• [The problem]: Repeat the whole listing exactly.

• [Supplied records]:
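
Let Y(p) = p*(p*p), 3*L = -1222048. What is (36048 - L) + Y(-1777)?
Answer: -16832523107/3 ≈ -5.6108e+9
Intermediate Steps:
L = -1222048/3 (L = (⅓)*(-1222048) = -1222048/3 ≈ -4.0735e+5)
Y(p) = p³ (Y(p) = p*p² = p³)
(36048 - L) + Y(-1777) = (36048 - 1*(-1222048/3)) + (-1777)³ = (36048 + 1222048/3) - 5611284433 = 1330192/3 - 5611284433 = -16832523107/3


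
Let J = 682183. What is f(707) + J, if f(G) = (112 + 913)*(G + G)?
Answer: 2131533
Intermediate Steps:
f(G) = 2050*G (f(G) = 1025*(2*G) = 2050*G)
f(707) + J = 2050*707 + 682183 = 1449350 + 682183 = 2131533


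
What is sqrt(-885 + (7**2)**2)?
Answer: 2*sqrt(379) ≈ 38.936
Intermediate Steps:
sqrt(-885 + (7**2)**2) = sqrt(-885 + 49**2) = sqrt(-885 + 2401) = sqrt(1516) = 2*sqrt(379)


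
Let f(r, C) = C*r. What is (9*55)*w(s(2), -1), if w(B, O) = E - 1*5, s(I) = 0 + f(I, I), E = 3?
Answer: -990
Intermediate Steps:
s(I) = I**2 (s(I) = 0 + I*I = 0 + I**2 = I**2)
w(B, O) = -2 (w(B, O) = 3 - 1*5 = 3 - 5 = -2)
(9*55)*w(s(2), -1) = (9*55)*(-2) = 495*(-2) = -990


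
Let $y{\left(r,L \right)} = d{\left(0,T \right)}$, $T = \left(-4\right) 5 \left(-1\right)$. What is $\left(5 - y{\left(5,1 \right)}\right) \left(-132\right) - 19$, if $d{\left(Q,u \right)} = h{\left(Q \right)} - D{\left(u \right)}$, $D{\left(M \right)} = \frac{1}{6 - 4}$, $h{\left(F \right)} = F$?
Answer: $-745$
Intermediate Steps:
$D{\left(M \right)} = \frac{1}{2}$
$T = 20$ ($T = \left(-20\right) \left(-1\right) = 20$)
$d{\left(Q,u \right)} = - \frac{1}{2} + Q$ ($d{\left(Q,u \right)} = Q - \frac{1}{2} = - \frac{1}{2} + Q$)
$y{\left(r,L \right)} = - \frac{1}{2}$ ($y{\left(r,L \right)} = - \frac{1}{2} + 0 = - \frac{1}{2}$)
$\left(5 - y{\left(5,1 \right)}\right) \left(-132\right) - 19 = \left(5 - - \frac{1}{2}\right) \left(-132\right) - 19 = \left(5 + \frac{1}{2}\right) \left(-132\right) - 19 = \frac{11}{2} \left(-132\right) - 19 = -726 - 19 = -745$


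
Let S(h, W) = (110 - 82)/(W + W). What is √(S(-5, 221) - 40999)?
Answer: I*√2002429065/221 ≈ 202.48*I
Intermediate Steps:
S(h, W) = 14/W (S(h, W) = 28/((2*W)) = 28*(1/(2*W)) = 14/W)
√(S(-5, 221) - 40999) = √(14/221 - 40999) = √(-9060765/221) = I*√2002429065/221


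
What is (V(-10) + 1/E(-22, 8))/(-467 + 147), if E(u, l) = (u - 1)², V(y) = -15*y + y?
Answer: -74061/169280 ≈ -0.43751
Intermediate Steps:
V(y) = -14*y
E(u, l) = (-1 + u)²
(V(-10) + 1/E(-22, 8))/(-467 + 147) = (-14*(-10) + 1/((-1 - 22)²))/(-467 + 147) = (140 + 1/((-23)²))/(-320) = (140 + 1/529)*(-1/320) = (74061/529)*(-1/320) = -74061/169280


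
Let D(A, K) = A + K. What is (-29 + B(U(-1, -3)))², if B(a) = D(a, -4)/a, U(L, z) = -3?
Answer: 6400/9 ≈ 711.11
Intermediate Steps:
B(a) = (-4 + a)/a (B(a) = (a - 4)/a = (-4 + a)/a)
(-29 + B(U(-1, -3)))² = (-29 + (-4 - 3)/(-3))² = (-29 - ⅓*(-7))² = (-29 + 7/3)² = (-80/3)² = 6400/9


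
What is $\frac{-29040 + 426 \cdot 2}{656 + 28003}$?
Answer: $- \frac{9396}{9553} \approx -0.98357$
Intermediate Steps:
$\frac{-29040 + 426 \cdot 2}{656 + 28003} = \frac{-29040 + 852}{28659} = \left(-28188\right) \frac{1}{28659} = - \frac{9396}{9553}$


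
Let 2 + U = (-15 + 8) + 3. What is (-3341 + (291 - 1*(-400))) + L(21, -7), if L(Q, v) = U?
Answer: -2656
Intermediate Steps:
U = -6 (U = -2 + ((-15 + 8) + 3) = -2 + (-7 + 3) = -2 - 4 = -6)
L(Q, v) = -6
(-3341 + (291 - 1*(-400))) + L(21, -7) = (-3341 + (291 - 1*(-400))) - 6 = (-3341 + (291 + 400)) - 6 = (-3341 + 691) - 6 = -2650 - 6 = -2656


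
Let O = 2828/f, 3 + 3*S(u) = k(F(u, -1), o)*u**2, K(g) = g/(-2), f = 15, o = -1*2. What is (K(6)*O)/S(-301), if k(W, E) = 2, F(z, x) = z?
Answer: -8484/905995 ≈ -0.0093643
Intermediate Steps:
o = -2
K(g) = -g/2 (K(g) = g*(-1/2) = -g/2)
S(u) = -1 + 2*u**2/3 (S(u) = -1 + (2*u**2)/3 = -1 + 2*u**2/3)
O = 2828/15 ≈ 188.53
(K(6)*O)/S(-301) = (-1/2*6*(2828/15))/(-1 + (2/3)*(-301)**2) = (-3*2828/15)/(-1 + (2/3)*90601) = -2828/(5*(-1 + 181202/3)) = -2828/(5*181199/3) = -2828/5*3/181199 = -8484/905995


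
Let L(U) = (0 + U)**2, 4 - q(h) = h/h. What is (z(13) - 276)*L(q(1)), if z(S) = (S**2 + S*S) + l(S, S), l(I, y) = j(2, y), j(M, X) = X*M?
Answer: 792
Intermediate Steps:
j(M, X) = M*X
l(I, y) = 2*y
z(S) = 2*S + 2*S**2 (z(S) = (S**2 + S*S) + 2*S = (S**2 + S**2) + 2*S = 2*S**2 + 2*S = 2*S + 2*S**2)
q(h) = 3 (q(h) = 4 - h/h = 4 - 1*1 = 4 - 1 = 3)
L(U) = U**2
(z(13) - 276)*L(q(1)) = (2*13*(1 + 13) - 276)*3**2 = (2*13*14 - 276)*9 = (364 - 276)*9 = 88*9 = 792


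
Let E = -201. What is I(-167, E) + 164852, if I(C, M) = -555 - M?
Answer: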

• [Expected output]:
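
Let Y(p) = p*(p*p), 3*L = -1222048. What is (36048 - L) + Y(-1777)?
Answer: -16832523107/3 ≈ -5.6108e+9
Intermediate Steps:
L = -1222048/3 (L = (⅓)*(-1222048) = -1222048/3 ≈ -4.0735e+5)
Y(p) = p³ (Y(p) = p*p² = p³)
(36048 - L) + Y(-1777) = (36048 - 1*(-1222048/3)) + (-1777)³ = (36048 + 1222048/3) - 5611284433 = 1330192/3 - 5611284433 = -16832523107/3


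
Let J = 682183. What is f(707) + J, if f(G) = (112 + 913)*(G + G)?
Answer: 2131533
Intermediate Steps:
f(G) = 2050*G (f(G) = 1025*(2*G) = 2050*G)
f(707) + J = 2050*707 + 682183 = 1449350 + 682183 = 2131533


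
What is sqrt(-885 + (7**2)**2)?
Answer: 2*sqrt(379) ≈ 38.936
Intermediate Steps:
sqrt(-885 + (7**2)**2) = sqrt(-885 + 49**2) = sqrt(-885 + 2401) = sqrt(1516) = 2*sqrt(379)


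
Let f(r, C) = C*r. What is (9*55)*w(s(2), -1), if w(B, O) = E - 1*5, s(I) = 0 + f(I, I), E = 3?
Answer: -990
Intermediate Steps:
s(I) = I**2 (s(I) = 0 + I*I = 0 + I**2 = I**2)
w(B, O) = -2 (w(B, O) = 3 - 1*5 = 3 - 5 = -2)
(9*55)*w(s(2), -1) = (9*55)*(-2) = 495*(-2) = -990


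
Let $y{\left(r,L \right)} = d{\left(0,T \right)}$, $T = \left(-4\right) 5 \left(-1\right)$. What is $\left(5 - y{\left(5,1 \right)}\right) \left(-132\right) - 19$, if $d{\left(Q,u \right)} = h{\left(Q \right)} - D{\left(u \right)}$, $D{\left(M \right)} = \frac{1}{6 - 4}$, $h{\left(F \right)} = F$?
Answer: $-745$
Intermediate Steps:
$D{\left(M \right)} = \frac{1}{2}$
$T = 20$ ($T = \left(-20\right) \left(-1\right) = 20$)
$d{\left(Q,u \right)} = - \frac{1}{2} + Q$ ($d{\left(Q,u \right)} = Q - \frac{1}{2} = - \frac{1}{2} + Q$)
$y{\left(r,L \right)} = - \frac{1}{2}$ ($y{\left(r,L \right)} = - \frac{1}{2} + 0 = - \frac{1}{2}$)
$\left(5 - y{\left(5,1 \right)}\right) \left(-132\right) - 19 = \left(5 - - \frac{1}{2}\right) \left(-132\right) - 19 = \left(5 + \frac{1}{2}\right) \left(-132\right) - 19 = \frac{11}{2} \left(-132\right) - 19 = -726 - 19 = -745$


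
Let S(h, W) = (110 - 82)/(W + W). What is √(S(-5, 221) - 40999)?
Answer: I*√2002429065/221 ≈ 202.48*I
Intermediate Steps:
S(h, W) = 14/W (S(h, W) = 28/((2*W)) = 28*(1/(2*W)) = 14/W)
√(S(-5, 221) - 40999) = √(14/221 - 40999) = √(-9060765/221) = I*√2002429065/221


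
What is (V(-10) + 1/E(-22, 8))/(-467 + 147), if E(u, l) = (u - 1)², V(y) = -15*y + y?
Answer: -74061/169280 ≈ -0.43751
Intermediate Steps:
V(y) = -14*y
E(u, l) = (-1 + u)²
(V(-10) + 1/E(-22, 8))/(-467 + 147) = (-14*(-10) + 1/((-1 - 22)²))/(-467 + 147) = (140 + 1/((-23)²))/(-320) = (140 + 1/529)*(-1/320) = (74061/529)*(-1/320) = -74061/169280


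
Let D(A, K) = A + K. What is (-29 + B(U(-1, -3)))², if B(a) = D(a, -4)/a, U(L, z) = -3?
Answer: 6400/9 ≈ 711.11
Intermediate Steps:
B(a) = (-4 + a)/a (B(a) = (a - 4)/a = (-4 + a)/a)
(-29 + B(U(-1, -3)))² = (-29 + (-4 - 3)/(-3))² = (-29 - ⅓*(-7))² = (-29 + 7/3)² = (-80/3)² = 6400/9


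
What is $\frac{-29040 + 426 \cdot 2}{656 + 28003}$?
Answer: $- \frac{9396}{9553} \approx -0.98357$
Intermediate Steps:
$\frac{-29040 + 426 \cdot 2}{656 + 28003} = \frac{-29040 + 852}{28659} = \left(-28188\right) \frac{1}{28659} = - \frac{9396}{9553}$


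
Let 2 + U = (-15 + 8) + 3. What is (-3341 + (291 - 1*(-400))) + L(21, -7), if L(Q, v) = U?
Answer: -2656
Intermediate Steps:
U = -6 (U = -2 + ((-15 + 8) + 3) = -2 + (-7 + 3) = -2 - 4 = -6)
L(Q, v) = -6
(-3341 + (291 - 1*(-400))) + L(21, -7) = (-3341 + (291 - 1*(-400))) - 6 = (-3341 + (291 + 400)) - 6 = (-3341 + 691) - 6 = -2650 - 6 = -2656


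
Let O = 2828/f, 3 + 3*S(u) = k(F(u, -1), o)*u**2, K(g) = g/(-2), f = 15, o = -1*2. What is (K(6)*O)/S(-301), if k(W, E) = 2, F(z, x) = z?
Answer: -8484/905995 ≈ -0.0093643
Intermediate Steps:
o = -2
K(g) = -g/2 (K(g) = g*(-1/2) = -g/2)
S(u) = -1 + 2*u**2/3 (S(u) = -1 + (2*u**2)/3 = -1 + 2*u**2/3)
O = 2828/15 ≈ 188.53
(K(6)*O)/S(-301) = (-1/2*6*(2828/15))/(-1 + (2/3)*(-301)**2) = (-3*2828/15)/(-1 + (2/3)*90601) = -2828/(5*(-1 + 181202/3)) = -2828/(5*181199/3) = -2828/5*3/181199 = -8484/905995


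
Let L(U) = (0 + U)**2, 4 - q(h) = h/h. What is (z(13) - 276)*L(q(1)), if z(S) = (S**2 + S*S) + l(S, S), l(I, y) = j(2, y), j(M, X) = X*M?
Answer: 792
Intermediate Steps:
j(M, X) = M*X
l(I, y) = 2*y
z(S) = 2*S + 2*S**2 (z(S) = (S**2 + S*S) + 2*S = (S**2 + S**2) + 2*S = 2*S**2 + 2*S = 2*S + 2*S**2)
q(h) = 3 (q(h) = 4 - h/h = 4 - 1*1 = 4 - 1 = 3)
L(U) = U**2
(z(13) - 276)*L(q(1)) = (2*13*(1 + 13) - 276)*3**2 = (2*13*14 - 276)*9 = (364 - 276)*9 = 88*9 = 792


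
Let E = -201. What is I(-167, E) + 164852, if I(C, M) = -555 - M?
Answer: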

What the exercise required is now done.